• **Required work**:
Go to the line holding "A 2-level page-table" in the entries below and write out exactly every line down to and including the line holding "Present bit matters.".

• **Input data**:
== Segment start ==

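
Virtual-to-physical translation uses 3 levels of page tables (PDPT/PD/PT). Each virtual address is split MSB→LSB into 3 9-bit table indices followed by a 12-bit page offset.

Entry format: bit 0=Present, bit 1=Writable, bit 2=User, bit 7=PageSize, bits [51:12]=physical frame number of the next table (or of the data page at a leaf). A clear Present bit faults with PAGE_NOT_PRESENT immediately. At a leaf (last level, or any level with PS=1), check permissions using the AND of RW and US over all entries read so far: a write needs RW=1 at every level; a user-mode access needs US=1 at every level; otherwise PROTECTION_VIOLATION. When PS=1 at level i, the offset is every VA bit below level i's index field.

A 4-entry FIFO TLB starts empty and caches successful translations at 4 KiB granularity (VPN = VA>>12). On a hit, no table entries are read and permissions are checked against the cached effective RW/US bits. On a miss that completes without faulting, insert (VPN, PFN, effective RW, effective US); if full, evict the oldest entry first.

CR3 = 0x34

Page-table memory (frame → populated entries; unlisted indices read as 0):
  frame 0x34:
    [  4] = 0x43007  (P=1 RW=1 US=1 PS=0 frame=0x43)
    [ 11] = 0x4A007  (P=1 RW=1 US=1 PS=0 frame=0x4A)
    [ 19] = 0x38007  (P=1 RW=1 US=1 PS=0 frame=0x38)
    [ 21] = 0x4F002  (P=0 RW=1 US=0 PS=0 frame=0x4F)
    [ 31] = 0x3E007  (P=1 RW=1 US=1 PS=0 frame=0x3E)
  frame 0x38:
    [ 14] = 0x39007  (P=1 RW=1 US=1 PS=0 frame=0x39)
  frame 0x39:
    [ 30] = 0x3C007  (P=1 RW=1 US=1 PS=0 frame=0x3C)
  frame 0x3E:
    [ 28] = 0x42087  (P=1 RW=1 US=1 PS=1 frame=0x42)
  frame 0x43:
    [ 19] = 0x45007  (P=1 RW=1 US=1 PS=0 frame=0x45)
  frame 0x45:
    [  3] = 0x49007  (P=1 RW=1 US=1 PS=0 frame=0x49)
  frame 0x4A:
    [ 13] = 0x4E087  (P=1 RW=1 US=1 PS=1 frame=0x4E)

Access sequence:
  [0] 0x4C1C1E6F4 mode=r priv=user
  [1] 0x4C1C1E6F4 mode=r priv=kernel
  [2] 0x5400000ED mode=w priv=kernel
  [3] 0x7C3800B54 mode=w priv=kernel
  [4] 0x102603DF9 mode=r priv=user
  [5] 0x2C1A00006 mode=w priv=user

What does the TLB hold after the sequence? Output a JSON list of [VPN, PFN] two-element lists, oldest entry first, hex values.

Walk each access:
#0 VA=0x4C1C1E6F4 (r,user):
  [0] read 0x34 idx=19: raw=0x38007 flags P=1 W=1 U=1 S=0
  [1] read 0x38 idx=14: raw=0x39007 flags P=1 W=1 U=1 S=0
  [2] read 0x39 idx=30: raw=0x3C007 flags P=1 W=1 U=1 S=0
  ⇒ phys 0x3C6F4  [3 reads]
#1 VA=0x4C1C1E6F4 (r,kernel):
  TLB hit vpn=0x4C1C1E → PA=0x3C6F4
#2 VA=0x5400000ED (w,kernel):
  [0] read 0x34 idx=21: raw=0x4F002 flags P=0 W=1 U=0 S=0
  → PAGE_NOT_PRESENT  (1 entries read)
#3 VA=0x7C3800B54 (w,kernel):
  [0] read 0x34 idx=31: raw=0x3E007 flags P=1 W=1 U=1 S=0
  [1] read 0x3E idx=28: raw=0x42087 flags P=1 W=1 U=1 S=1
  ⇒ phys 0x42B54 (huge @L1)  [2 reads]
#4 VA=0x102603DF9 (r,user):
  [0] read 0x34 idx=4: raw=0x43007 flags P=1 W=1 U=1 S=0
  [1] read 0x43 idx=19: raw=0x45007 flags P=1 W=1 U=1 S=0
  [2] read 0x45 idx=3: raw=0x49007 flags P=1 W=1 U=1 S=0
  ⇒ phys 0x49DF9  [3 reads]
#5 VA=0x2C1A00006 (w,user):
  [0] read 0x34 idx=11: raw=0x4A007 flags P=1 W=1 U=1 S=0
  [1] read 0x4A idx=13: raw=0x4E087 flags P=1 W=1 U=1 S=1
  ⇒ phys 0x4E006 (huge @L1)  [2 reads]

TLB: [["0x4C1C1E", "0x3C"], ["0x7C3800", "0x42"], ["0x102603", "0x49"], ["0x2C1A00", "0x4E"]]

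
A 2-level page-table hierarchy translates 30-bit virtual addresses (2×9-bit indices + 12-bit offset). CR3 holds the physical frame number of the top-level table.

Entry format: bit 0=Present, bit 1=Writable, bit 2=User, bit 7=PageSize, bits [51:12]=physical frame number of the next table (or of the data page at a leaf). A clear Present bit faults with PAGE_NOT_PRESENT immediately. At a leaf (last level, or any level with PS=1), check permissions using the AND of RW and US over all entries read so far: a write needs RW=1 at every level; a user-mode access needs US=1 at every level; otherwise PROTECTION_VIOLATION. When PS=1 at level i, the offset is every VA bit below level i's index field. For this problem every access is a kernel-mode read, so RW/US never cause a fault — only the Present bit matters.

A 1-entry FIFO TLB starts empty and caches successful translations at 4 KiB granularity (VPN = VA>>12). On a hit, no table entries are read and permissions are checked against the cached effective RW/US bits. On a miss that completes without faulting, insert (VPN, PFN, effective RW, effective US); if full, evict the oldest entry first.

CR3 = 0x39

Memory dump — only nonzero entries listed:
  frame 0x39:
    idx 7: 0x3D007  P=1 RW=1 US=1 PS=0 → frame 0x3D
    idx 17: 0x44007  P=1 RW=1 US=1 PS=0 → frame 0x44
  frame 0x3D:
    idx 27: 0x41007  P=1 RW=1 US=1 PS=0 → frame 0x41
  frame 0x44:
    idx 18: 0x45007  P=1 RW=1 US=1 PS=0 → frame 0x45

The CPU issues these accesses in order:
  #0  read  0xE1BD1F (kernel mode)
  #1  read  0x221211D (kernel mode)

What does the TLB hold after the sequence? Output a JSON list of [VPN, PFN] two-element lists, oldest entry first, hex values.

Walk each access:
#0 VA=0xE1BD1F (r,kernel):
  lvl0: tbl 0x39, slot 7 ⇒ 0x3D007 (P1/RW1/US1/PS0)
  lvl1: tbl 0x3D, slot 27 ⇒ 0x41007 (P1/RW1/US1/PS0)
  → PA=0x41D1F  (2 entries read)
#1 VA=0x221211D (r,kernel):
  lvl0: tbl 0x39, slot 17 ⇒ 0x44007 (P1/RW1/US1/PS0)
  lvl1: tbl 0x44, slot 18 ⇒ 0x45007 (P1/RW1/US1/PS0)
  → PA=0x4511D  (2 entries read)

TLB: [["0x2212", "0x45"]]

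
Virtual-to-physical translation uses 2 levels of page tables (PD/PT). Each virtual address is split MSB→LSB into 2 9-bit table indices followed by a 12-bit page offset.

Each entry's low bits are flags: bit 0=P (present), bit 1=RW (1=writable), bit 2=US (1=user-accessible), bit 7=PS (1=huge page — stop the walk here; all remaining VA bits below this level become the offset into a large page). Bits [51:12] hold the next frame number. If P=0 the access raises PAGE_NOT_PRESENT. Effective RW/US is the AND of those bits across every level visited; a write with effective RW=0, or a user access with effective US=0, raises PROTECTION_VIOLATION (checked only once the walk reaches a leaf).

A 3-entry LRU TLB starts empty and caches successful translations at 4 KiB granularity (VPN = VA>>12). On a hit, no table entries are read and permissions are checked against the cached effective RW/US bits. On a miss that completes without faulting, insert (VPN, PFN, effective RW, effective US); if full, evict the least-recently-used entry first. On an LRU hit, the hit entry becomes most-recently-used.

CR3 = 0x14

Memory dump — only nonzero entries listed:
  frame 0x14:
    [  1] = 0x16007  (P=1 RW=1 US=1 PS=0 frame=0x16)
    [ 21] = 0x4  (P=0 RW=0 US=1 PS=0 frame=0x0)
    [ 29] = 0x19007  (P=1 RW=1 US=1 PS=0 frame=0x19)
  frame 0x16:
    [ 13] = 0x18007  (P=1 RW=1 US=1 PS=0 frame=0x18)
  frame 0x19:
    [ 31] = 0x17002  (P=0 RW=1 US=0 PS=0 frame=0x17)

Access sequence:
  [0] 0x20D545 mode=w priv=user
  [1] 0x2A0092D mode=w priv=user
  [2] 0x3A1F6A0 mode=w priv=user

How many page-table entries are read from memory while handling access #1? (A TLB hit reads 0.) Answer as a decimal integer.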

== Segment end ==

• **Exercise result**:
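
A 2-level page-table hierarchy translates 30-bit virtual addresses (2×9-bit indices + 12-bit offset). CR3 holds the physical frame number of the top-level table.

Entry format: bit 0=Present, bit 1=Writable, bit 2=User, bit 7=PageSize, bits [51:12]=physical frame number of the next table (or of the data page at a leaf). A clear Present bit faults with PAGE_NOT_PRESENT immediately. At a leaf (last level, or any level with PS=1), check permissions using the AND of RW and US over all entries read so far: a write needs RW=1 at every level; a user-mode access needs US=1 at every level; otherwise PROTECTION_VIOLATION. When PS=1 at level i, the offset is every VA bit below level i's index field. For this problem every access is a kernel-mode read, so RW/US never cause a fault — only the Present bit matters.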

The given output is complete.